What is expected: This task calls for copying every line in the data below that contains the word "clusters".

Top of The data

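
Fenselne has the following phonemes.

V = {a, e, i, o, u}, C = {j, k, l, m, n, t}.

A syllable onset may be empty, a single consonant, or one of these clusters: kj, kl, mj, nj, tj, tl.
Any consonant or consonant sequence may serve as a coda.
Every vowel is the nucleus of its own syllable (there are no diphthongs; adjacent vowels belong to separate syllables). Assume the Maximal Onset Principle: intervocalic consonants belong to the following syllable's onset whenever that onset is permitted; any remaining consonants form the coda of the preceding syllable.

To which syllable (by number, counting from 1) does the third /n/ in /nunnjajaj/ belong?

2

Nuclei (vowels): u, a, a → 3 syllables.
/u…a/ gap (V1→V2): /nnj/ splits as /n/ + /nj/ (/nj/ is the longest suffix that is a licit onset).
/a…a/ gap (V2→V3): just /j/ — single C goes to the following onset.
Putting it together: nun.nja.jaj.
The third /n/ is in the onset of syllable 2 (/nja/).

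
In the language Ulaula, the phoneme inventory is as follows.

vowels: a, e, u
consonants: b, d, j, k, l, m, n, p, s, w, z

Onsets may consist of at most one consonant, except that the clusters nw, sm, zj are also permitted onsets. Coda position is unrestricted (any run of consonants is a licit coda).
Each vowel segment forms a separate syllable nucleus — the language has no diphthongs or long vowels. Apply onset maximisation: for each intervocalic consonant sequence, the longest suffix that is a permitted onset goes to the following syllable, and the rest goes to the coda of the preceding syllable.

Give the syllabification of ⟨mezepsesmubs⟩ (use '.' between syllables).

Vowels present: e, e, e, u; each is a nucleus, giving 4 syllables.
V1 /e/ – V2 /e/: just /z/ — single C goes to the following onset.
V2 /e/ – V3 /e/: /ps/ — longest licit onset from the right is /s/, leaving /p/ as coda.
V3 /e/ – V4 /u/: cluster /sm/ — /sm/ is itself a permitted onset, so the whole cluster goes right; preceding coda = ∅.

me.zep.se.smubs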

Bottom of The data

Solution below:
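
A syllable onset may be empty, a single consonant, or one of these clusters: kj, kl, mj, nj, tj, tl.
Onsets may consist of at most one consonant, except that the clusters nw, sm, zj are also permitted onsets. Coda position is unrestricted (any run of consonants is a licit coda).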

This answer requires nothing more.